[Provided data — start]
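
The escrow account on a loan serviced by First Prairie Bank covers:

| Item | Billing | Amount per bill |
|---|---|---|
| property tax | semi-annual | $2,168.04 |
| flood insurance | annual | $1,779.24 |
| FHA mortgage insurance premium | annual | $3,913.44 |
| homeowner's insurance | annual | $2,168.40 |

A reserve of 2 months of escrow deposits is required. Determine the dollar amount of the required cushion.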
[Provided data — finish]
__Exercise__. For this listing, copy out every line that includes the word "escrow".

__Solution for this problem__.
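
The escrow account on a loan serviced by First Prairie Bank covers:
A reserve of 2 months of escrow deposits is required. Determine the dollar amount of the required cushion.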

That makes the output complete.